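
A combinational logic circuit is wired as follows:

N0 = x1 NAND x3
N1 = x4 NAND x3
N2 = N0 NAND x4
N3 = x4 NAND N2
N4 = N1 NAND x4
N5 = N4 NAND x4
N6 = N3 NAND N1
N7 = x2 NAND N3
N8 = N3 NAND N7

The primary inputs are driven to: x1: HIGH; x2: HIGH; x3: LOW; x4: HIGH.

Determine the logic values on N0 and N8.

N0 = HIGH  N8 = HIGH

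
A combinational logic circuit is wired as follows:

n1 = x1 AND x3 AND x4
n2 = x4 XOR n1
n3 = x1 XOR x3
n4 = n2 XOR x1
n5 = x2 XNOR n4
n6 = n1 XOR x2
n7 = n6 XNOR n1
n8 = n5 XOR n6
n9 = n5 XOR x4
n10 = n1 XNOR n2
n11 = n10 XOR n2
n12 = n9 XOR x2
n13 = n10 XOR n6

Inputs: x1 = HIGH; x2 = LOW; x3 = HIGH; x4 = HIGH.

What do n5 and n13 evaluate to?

n5 = LOW  n13 = HIGH

n1 = x1 AND x3 AND x4 = HIGH AND HIGH AND HIGH = HIGH
n2 = x4 XOR n1 = HIGH XOR HIGH = LOW
n4 = n2 XOR x1 = LOW XOR HIGH = HIGH
n5 = x2 XNOR n4 = LOW XNOR HIGH = LOW
n6 = n1 XOR x2 = HIGH XOR LOW = HIGH
n10 = n1 XNOR n2 = HIGH XNOR LOW = LOW
n13 = n10 XOR n6 = LOW XOR HIGH = HIGH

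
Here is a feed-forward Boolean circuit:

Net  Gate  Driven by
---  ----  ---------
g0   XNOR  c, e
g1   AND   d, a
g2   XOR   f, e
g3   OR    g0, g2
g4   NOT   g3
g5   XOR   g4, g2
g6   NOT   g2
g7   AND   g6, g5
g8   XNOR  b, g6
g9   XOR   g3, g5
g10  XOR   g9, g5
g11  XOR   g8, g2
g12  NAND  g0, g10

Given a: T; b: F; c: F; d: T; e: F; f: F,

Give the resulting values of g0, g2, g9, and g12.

g0 = T, g2 = F, g9 = T, g12 = F

g0 = c XNOR e = F XNOR F = T
g2 = f XOR e = F XOR F = F
g3 = g0 OR g2 = T OR F = T
g4 = NOT g3 = NOT T = F
g5 = g4 XOR g2 = F XOR F = F
g9 = g3 XOR g5 = T XOR F = T
g10 = g9 XOR g5 = T XOR F = T
g12 = g0 NAND g10 = T NAND T = F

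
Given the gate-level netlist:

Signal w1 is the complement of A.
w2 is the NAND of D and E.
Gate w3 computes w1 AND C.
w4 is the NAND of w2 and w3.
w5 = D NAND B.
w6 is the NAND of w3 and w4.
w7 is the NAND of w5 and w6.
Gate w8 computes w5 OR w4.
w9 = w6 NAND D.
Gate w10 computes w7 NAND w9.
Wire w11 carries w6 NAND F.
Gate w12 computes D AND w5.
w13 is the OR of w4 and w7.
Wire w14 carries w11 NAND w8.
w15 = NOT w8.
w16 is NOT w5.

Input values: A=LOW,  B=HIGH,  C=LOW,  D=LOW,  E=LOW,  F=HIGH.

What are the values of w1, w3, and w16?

w1 = HIGH, w3 = LOW, w16 = LOW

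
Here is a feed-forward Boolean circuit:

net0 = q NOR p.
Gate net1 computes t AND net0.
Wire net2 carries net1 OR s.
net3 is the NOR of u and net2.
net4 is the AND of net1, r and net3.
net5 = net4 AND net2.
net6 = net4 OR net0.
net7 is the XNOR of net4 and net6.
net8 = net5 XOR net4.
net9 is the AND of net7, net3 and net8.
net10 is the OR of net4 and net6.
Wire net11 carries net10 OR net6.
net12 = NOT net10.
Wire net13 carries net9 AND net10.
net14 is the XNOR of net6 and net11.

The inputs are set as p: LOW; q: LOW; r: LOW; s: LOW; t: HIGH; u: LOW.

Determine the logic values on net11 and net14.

net11 = HIGH, net14 = HIGH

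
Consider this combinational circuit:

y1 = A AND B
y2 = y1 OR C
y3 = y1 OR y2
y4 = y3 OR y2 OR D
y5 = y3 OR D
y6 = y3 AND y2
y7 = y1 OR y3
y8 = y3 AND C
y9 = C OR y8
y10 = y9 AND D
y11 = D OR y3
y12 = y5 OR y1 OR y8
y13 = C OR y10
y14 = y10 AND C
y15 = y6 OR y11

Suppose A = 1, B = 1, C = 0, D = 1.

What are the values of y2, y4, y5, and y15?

y2 = 1, y4 = 1, y5 = 1, y15 = 1

y1 = A AND B = 1 AND 1 = 1
y2 = y1 OR C = 1 OR 0 = 1
y3 = y1 OR y2 = 1 OR 1 = 1
y4 = y3 OR y2 OR D = 1 OR 1 OR 1 = 1
y5 = y3 OR D = 1 OR 1 = 1
y6 = y3 AND y2 = 1 AND 1 = 1
y11 = D OR y3 = 1 OR 1 = 1
y15 = y6 OR y11 = 1 OR 1 = 1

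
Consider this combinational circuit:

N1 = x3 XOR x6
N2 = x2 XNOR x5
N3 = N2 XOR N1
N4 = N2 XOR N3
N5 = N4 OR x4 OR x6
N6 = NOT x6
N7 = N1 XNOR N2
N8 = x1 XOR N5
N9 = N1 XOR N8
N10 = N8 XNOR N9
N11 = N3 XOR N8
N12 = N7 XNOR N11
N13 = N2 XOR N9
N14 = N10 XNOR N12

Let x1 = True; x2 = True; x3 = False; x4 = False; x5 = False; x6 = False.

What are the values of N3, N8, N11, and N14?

N3 = False; N8 = True; N11 = True; N14 = True

N1 = x3 XOR x6 = False XOR False = False
N2 = x2 XNOR x5 = True XNOR False = False
N3 = N2 XOR N1 = False XOR False = False
N4 = N2 XOR N3 = False XOR False = False
N5 = N4 OR x4 OR x6 = False OR False OR False = False
N7 = N1 XNOR N2 = False XNOR False = True
N8 = x1 XOR N5 = True XOR False = True
N9 = N1 XOR N8 = False XOR True = True
N10 = N8 XNOR N9 = True XNOR True = True
N11 = N3 XOR N8 = False XOR True = True
N12 = N7 XNOR N11 = True XNOR True = True
N14 = N10 XNOR N12 = True XNOR True = True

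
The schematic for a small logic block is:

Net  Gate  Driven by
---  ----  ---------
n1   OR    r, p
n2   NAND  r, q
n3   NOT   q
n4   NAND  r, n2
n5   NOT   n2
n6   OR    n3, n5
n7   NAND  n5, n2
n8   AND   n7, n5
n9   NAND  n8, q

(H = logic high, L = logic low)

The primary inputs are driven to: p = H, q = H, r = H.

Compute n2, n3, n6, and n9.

n2 = L, n3 = L, n6 = H, n9 = L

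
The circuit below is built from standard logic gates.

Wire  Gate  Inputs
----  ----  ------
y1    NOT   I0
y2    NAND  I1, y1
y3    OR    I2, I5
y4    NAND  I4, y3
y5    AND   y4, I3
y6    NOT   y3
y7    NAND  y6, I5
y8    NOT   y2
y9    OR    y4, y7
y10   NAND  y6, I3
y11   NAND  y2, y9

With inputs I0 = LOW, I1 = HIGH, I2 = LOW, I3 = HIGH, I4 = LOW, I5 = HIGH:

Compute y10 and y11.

y10 = HIGH; y11 = HIGH

y1 = NOT I0 = NOT LOW = HIGH
y2 = I1 NAND y1 = HIGH NAND HIGH = LOW
y3 = I2 OR I5 = LOW OR HIGH = HIGH
y4 = I4 NAND y3 = LOW NAND HIGH = HIGH
y6 = NOT y3 = NOT HIGH = LOW
y7 = y6 NAND I5 = LOW NAND HIGH = HIGH
y9 = y4 OR y7 = HIGH OR HIGH = HIGH
y10 = y6 NAND I3 = LOW NAND HIGH = HIGH
y11 = y2 NAND y9 = LOW NAND HIGH = HIGH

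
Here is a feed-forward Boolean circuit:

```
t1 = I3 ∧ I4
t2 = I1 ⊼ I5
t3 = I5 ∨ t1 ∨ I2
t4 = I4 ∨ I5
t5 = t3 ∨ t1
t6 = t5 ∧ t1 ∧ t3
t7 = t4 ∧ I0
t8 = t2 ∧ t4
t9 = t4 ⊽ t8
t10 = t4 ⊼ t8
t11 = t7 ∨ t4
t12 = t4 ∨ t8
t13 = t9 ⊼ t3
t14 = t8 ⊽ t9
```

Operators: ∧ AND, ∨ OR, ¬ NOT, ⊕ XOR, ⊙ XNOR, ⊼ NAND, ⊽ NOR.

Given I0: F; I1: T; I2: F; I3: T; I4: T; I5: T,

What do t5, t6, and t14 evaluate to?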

________________________________________

TASK
Only certain lines are wanted. Please return exactly those from the top of the data through the line with "N8 = N3 NAND N7".

FINISHED EXERCISE
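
A combinational logic circuit is wired as follows:

N0 = x1 NAND x3
N1 = x4 NAND x3
N2 = N0 NAND x4
N3 = x4 NAND N2
N4 = N1 NAND x4
N5 = N4 NAND x4
N6 = N3 NAND N1
N7 = x2 NAND N3
N8 = N3 NAND N7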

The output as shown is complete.